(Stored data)
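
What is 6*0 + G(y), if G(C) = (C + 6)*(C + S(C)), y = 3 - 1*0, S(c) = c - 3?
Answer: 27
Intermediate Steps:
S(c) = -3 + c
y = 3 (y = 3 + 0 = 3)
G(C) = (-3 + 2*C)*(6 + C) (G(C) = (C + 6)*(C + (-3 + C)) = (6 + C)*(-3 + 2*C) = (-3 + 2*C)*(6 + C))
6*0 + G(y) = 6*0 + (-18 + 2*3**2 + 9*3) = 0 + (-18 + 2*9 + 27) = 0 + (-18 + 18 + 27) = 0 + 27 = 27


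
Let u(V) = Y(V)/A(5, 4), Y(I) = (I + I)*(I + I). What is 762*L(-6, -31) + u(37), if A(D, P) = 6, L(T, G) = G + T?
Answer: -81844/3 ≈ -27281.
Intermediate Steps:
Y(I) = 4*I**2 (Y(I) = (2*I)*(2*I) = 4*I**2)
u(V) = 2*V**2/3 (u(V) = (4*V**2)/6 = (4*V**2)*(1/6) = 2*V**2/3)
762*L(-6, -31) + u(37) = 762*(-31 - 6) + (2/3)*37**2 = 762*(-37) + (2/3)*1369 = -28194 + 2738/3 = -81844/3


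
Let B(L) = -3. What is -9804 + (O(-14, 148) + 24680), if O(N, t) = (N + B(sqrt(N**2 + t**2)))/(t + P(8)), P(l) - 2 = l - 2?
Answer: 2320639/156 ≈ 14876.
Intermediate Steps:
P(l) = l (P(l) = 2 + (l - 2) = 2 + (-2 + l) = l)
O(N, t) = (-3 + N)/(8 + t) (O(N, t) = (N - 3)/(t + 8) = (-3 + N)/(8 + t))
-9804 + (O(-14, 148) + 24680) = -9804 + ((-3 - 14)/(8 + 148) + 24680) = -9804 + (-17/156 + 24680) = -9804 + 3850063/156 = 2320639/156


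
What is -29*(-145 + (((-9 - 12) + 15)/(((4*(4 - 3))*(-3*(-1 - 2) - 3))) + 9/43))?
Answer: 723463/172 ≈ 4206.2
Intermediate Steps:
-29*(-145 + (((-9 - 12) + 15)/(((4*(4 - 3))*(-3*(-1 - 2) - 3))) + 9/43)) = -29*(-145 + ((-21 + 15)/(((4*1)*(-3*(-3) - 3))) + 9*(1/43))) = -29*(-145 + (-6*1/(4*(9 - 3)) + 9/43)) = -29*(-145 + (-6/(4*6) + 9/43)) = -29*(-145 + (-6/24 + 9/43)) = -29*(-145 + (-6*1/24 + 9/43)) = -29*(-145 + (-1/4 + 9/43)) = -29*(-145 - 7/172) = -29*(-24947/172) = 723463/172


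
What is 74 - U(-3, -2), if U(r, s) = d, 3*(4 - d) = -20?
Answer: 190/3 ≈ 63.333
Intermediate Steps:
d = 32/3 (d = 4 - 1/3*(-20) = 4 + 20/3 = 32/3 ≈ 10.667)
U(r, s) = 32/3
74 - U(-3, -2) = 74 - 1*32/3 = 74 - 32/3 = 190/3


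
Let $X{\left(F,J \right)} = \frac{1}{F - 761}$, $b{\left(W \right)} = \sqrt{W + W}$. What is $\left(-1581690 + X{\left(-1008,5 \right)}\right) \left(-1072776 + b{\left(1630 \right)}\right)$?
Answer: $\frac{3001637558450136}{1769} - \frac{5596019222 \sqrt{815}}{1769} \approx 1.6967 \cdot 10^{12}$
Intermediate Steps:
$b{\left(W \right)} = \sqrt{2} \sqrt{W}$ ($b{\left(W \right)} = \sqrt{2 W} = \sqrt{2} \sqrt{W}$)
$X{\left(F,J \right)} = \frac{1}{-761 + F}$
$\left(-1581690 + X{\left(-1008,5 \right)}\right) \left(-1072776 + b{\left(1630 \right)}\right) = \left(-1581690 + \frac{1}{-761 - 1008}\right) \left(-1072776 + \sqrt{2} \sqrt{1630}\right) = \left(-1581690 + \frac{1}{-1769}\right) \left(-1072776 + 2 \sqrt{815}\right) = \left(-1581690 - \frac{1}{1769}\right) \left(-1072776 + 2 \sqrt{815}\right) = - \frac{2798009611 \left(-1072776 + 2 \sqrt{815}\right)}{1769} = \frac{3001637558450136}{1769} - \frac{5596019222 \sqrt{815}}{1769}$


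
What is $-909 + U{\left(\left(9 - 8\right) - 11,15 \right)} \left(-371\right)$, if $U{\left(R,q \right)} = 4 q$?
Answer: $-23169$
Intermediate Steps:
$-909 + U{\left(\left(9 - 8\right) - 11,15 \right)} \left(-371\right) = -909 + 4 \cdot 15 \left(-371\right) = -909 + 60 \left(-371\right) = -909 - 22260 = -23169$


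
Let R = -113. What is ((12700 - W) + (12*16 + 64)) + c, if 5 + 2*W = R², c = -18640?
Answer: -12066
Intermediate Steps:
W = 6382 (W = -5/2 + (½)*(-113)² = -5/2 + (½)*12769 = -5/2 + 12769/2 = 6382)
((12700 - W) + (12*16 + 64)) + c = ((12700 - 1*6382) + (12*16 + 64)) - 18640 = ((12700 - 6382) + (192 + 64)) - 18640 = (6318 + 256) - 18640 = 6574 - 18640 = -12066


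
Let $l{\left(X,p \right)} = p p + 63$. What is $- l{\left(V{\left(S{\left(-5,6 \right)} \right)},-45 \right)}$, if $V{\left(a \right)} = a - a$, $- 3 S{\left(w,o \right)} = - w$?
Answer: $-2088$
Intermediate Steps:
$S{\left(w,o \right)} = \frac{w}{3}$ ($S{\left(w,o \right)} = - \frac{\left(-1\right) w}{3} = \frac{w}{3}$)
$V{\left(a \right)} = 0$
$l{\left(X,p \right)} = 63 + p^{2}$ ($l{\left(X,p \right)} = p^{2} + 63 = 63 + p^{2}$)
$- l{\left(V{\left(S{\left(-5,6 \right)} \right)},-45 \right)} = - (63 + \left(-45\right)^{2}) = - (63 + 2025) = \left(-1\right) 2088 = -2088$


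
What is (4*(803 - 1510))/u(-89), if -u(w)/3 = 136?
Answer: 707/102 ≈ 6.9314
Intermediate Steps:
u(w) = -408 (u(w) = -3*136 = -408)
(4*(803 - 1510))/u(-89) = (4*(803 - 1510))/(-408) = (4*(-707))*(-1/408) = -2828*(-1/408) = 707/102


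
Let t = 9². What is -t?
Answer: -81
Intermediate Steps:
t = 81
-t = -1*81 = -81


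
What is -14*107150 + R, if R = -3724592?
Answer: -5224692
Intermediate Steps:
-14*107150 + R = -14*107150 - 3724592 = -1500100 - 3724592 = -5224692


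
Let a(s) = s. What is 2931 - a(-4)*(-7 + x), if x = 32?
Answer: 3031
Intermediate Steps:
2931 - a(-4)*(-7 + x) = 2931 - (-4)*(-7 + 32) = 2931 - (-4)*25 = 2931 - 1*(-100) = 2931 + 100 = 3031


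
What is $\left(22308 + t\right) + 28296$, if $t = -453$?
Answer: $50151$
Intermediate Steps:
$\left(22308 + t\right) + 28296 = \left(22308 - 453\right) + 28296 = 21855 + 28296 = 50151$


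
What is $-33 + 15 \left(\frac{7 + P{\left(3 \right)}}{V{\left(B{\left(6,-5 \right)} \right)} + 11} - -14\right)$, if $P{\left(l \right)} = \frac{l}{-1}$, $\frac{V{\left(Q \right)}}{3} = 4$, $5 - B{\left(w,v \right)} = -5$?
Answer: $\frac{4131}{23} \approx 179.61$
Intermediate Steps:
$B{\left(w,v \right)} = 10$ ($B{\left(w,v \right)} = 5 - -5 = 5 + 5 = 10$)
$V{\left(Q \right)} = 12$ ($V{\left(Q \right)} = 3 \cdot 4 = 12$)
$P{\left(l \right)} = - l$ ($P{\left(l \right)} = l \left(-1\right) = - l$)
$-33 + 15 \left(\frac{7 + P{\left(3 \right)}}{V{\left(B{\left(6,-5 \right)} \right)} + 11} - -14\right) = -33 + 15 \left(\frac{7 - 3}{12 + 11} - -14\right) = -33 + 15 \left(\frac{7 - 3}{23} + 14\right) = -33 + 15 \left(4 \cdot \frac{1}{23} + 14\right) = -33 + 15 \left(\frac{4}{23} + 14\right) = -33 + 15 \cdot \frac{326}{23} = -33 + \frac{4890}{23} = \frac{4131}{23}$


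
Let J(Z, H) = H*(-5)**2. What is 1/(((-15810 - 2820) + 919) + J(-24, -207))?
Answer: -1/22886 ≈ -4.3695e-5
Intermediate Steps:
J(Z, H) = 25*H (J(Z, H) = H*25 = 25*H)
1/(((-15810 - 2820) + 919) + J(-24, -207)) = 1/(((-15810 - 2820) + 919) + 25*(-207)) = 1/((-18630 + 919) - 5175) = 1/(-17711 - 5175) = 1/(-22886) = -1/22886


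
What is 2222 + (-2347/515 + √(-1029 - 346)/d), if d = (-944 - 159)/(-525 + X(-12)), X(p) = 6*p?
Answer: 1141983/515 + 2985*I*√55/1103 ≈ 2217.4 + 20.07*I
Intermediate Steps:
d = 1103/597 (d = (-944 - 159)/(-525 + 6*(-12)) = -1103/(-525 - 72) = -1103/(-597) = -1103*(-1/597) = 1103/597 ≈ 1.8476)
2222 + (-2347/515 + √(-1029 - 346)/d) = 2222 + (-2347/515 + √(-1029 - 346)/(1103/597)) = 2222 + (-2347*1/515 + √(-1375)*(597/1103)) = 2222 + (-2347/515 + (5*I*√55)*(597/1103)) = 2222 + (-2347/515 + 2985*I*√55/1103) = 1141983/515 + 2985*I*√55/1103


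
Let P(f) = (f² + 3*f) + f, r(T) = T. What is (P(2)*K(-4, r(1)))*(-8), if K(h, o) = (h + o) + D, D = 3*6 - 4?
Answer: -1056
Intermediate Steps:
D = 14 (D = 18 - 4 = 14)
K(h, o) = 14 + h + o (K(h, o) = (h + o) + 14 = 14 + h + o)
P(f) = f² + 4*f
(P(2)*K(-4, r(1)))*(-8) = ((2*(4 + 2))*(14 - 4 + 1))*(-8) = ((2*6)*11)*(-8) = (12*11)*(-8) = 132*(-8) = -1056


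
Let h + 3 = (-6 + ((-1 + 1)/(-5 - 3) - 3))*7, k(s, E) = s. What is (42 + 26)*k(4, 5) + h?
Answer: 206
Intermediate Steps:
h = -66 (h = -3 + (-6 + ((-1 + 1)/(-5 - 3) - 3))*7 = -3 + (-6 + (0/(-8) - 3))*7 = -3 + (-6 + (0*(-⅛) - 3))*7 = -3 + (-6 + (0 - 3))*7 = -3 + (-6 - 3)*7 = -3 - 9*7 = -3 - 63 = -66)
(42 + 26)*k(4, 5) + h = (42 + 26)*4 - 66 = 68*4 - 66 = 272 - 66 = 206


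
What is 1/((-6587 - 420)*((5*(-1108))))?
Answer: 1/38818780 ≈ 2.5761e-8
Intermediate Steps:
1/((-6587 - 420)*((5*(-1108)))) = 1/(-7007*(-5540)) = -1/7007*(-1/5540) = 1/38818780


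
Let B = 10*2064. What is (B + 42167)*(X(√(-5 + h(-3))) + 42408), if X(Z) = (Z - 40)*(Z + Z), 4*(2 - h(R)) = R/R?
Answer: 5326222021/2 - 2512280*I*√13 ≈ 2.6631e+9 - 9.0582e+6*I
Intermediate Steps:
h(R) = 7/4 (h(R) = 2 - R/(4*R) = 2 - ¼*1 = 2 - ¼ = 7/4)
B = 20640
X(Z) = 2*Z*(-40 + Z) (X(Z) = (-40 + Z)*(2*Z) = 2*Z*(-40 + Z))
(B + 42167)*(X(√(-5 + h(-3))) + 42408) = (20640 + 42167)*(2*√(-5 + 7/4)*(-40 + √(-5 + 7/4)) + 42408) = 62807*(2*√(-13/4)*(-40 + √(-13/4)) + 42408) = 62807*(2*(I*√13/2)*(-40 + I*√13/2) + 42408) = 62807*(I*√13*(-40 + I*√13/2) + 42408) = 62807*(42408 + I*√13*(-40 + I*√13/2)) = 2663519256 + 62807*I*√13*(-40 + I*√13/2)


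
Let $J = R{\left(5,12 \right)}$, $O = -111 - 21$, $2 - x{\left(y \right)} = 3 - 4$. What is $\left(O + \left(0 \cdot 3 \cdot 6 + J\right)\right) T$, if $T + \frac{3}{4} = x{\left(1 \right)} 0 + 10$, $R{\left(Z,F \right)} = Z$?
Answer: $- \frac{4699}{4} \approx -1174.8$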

--

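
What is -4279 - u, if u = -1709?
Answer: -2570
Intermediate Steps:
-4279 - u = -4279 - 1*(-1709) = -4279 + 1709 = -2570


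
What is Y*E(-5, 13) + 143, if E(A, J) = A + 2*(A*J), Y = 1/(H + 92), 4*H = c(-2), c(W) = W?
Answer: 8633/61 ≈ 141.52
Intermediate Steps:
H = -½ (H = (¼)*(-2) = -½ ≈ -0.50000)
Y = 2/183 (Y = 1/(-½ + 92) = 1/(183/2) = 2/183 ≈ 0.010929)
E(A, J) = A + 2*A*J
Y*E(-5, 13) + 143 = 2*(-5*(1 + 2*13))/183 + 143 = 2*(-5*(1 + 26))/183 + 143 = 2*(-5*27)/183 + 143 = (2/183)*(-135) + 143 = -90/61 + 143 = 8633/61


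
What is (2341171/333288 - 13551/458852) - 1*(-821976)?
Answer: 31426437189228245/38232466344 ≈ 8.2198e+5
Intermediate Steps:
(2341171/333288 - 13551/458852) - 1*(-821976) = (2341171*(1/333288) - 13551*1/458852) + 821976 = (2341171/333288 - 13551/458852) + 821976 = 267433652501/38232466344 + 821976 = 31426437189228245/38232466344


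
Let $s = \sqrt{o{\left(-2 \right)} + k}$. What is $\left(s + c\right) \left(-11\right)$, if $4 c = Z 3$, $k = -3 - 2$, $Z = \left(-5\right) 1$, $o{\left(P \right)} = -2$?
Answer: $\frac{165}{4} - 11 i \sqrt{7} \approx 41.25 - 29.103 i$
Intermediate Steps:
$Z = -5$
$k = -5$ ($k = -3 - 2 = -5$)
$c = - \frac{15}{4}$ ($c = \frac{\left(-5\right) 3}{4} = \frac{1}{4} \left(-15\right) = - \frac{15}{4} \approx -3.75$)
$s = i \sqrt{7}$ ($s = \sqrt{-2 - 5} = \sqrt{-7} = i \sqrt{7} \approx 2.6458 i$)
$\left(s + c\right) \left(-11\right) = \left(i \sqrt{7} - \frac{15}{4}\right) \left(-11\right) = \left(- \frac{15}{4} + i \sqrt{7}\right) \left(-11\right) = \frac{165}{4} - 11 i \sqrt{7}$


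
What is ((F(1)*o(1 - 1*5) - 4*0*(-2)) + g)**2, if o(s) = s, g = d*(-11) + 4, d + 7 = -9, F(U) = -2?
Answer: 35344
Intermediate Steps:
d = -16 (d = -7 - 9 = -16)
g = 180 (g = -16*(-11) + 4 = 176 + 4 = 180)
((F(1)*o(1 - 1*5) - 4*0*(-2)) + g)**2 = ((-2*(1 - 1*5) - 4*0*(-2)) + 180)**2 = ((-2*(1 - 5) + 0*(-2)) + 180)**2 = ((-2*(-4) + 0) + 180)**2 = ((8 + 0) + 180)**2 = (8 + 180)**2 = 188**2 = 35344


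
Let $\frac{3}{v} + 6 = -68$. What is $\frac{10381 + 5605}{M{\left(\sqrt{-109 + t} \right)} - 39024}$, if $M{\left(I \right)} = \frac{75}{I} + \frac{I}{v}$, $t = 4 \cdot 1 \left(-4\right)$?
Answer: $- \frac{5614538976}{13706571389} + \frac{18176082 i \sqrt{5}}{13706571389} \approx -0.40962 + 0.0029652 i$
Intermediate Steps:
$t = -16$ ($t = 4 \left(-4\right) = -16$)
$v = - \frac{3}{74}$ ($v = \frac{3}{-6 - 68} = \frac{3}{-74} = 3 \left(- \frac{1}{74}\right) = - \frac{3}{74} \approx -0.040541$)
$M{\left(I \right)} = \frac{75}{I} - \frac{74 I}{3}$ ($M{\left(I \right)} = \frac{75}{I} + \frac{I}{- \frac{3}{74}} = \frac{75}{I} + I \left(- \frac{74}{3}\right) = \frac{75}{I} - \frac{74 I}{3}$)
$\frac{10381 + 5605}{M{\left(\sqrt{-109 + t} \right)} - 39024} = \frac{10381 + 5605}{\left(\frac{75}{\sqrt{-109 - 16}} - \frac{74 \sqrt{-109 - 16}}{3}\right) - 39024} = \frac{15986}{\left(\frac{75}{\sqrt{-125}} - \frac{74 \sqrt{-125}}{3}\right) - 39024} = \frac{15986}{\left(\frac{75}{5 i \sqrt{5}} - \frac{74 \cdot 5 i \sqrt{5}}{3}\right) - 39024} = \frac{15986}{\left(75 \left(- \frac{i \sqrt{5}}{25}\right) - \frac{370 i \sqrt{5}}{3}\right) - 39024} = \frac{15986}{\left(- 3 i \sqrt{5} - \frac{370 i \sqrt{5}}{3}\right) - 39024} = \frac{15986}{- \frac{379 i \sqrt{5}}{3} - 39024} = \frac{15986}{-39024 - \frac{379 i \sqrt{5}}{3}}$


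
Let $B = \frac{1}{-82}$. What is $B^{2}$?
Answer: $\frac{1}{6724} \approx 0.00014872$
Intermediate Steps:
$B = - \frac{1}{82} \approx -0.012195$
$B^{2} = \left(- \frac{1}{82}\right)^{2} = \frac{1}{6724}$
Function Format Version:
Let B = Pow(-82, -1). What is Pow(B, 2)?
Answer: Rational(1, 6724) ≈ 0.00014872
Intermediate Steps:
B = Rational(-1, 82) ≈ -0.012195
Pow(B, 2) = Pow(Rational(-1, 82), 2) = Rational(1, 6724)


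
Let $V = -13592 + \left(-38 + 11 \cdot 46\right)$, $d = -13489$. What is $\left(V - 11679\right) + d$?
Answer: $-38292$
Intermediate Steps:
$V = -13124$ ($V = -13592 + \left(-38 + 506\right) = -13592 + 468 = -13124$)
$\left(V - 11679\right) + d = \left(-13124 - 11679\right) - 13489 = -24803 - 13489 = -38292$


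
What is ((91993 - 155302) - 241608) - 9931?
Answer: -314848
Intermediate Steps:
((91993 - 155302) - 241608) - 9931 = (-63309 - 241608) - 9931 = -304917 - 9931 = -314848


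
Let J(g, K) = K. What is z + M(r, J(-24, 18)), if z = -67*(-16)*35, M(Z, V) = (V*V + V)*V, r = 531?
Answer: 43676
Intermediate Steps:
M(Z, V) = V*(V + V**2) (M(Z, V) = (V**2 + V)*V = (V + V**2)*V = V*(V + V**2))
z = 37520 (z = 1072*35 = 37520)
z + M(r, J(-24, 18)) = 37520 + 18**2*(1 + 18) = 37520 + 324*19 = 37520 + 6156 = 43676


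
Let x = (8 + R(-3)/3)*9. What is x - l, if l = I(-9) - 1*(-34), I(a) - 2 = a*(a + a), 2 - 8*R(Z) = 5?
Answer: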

# Task statement:
Word for word, restate the lines of the data above that fall between the line holding "What is 6*0" and the line holding "Answer: -81844/3 ≈ -27281.", inclusive, and no other lines.

# Answer to this task:
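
What is 6*0 + G(y), if G(C) = (C + 6)*(C + S(C)), y = 3 - 1*0, S(c) = c - 3?
Answer: 27
Intermediate Steps:
S(c) = -3 + c
y = 3 (y = 3 + 0 = 3)
G(C) = (-3 + 2*C)*(6 + C) (G(C) = (C + 6)*(C + (-3 + C)) = (6 + C)*(-3 + 2*C) = (-3 + 2*C)*(6 + C))
6*0 + G(y) = 6*0 + (-18 + 2*3**2 + 9*3) = 0 + (-18 + 2*9 + 27) = 0 + (-18 + 18 + 27) = 0 + 27 = 27


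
Let u(V) = Y(V)/A(5, 4), Y(I) = (I + I)*(I + I). What is 762*L(-6, -31) + u(37), if A(D, P) = 6, L(T, G) = G + T?
Answer: -81844/3 ≈ -27281.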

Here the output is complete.